_Exercise description_:
Write out all the data again, exactly as shown.

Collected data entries
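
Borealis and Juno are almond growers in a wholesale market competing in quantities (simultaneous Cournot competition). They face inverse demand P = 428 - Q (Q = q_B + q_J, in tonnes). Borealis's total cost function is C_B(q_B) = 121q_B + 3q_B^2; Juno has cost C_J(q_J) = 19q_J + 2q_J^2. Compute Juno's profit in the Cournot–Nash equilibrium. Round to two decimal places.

Borealis's profit: π_B = (428 - Q)q_B - (121q_B + 3q_B²). Setting ∂π_B/∂q_B = 0: 307 - 8q_B - (q_J) = 0.
Juno's first-order condition: 409 - 6q_J - (q_B) = 0.
So q_B = (307 - q_J)/8 and q_J = (409 - q_B)/6.
Solving the pair: q_B = 1433/47, q_J = 63.0851.
Price P = 428 - 93.5745 = 334.4255.
Juno's profit: 334.4255·63.0851 - 19·63.0851 - 2·63.0851² = 11939.1919.

11939.19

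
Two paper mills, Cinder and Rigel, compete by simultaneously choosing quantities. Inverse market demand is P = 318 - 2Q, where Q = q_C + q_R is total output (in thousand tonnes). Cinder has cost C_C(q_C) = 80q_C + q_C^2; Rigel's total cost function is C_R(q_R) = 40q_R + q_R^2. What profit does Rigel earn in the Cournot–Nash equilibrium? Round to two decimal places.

4162.69

Cinder's profit: π_C = (318 - 2Q)q_C - (80q_C + q_C²). Setting ∂π_C/∂q_C = 0: 238 - 6q_C - 2(q_R) = 0.
Rigel's first-order condition: 278 - 6q_R - 2(q_C) = 0.
Rearranging gives the reaction functions q_C = (238 - 2q_R)/6 and q_R = (278 - 2q_C)/6.
Solving the pair: q_C = 109/4, q_R = 149/4.
Price P = 318 - 2·(129/2) = 189.
Rigel's profit: 189·(149/4) - 40·(149/4) - (149/4)² = 4162.6875.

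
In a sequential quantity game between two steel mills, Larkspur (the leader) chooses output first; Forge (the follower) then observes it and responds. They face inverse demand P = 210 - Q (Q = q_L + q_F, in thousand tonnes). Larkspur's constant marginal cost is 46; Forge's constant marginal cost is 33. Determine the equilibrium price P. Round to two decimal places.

Solve by backward induction. Given q_L, the follower Forge maximises π_F = (210 - q_L - q_F)q_F - 33q_F.
Setting the follower's marginal profit to zero, 177 - q_L - 2q_F = 0, i.e. q_F = (177 - q_L)/2.
Larkspur substitutes q_F(q_L) into its own profit: π_L = q_L(210 - q_L - (177 - q_L)/2) - 46q_L = (243/2 - (1/2)q_L)q_L - 46q_L.
Maximising: ∂π_L/∂q_L = 151/2 - q_L = 0, giving q_L = 151/2.
Then q_F = (177 - 151/2)/2 = 203/4.
Total output Q = 505/4, so price P = 210 - 505/4 = 335/4.

83.75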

_Response_:
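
Borealis and Juno are almond growers in a wholesale market competing in quantities (simultaneous Cournot competition). They face inverse demand P = 428 - Q (Q = q_B + q_J, in tonnes). Borealis's total cost function is C_B(q_B) = 121q_B + 3q_B^2; Juno has cost C_J(q_J) = 19q_J + 2q_J^2. Compute Juno's profit in the Cournot–Nash equilibrium. Round to two decimal places.

Borealis's profit: π_B = (428 - Q)q_B - (121q_B + 3q_B²). Setting ∂π_B/∂q_B = 0: 307 - 8q_B - (q_J) = 0.
Juno's first-order condition: 409 - 6q_J - (q_B) = 0.
So q_B = (307 - q_J)/8 and q_J = (409 - q_B)/6.
Solving the pair: q_B = 1433/47, q_J = 63.0851.
Price P = 428 - 93.5745 = 334.4255.
Juno's profit: 334.4255·63.0851 - 19·63.0851 - 2·63.0851² = 11939.1919.

11939.19

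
Two paper mills, Cinder and Rigel, compete by simultaneously choosing quantities. Inverse market demand is P = 318 - 2Q, where Q = q_C + q_R is total output (in thousand tonnes). Cinder has cost C_C(q_C) = 80q_C + q_C^2; Rigel's total cost function is C_R(q_R) = 40q_R + q_R^2. What profit does Rigel earn in the Cournot–Nash equilibrium? Round to two decimal places.

4162.69

Cinder's profit: π_C = (318 - 2Q)q_C - (80q_C + q_C²). Setting ∂π_C/∂q_C = 0: 238 - 6q_C - 2(q_R) = 0.
Rigel's first-order condition: 278 - 6q_R - 2(q_C) = 0.
Rearranging gives the reaction functions q_C = (238 - 2q_R)/6 and q_R = (278 - 2q_C)/6.
Solving the pair: q_C = 109/4, q_R = 149/4.
Price P = 318 - 2·(129/2) = 189.
Rigel's profit: 189·(149/4) - 40·(149/4) - (149/4)² = 4162.6875.

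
In a sequential quantity game between two steel mills, Larkspur (the leader) chooses output first; Forge (the follower) then observes it and responds. They face inverse demand P = 210 - Q (Q = q_L + q_F, in thousand tonnes). Larkspur's constant marginal cost is 46; Forge's constant marginal cost is 33. Determine the equilibrium price P. Round to two decimal places.

Solve by backward induction. Given q_L, the follower Forge maximises π_F = (210 - q_L - q_F)q_F - 33q_F.
Setting the follower's marginal profit to zero, 177 - q_L - 2q_F = 0, i.e. q_F = (177 - q_L)/2.
Larkspur substitutes q_F(q_L) into its own profit: π_L = q_L(210 - q_L - (177 - q_L)/2) - 46q_L = (243/2 - (1/2)q_L)q_L - 46q_L.
Maximising: ∂π_L/∂q_L = 151/2 - q_L = 0, giving q_L = 151/2.
Then q_F = (177 - 151/2)/2 = 203/4.
Total output Q = 505/4, so price P = 210 - 505/4 = 335/4.

83.75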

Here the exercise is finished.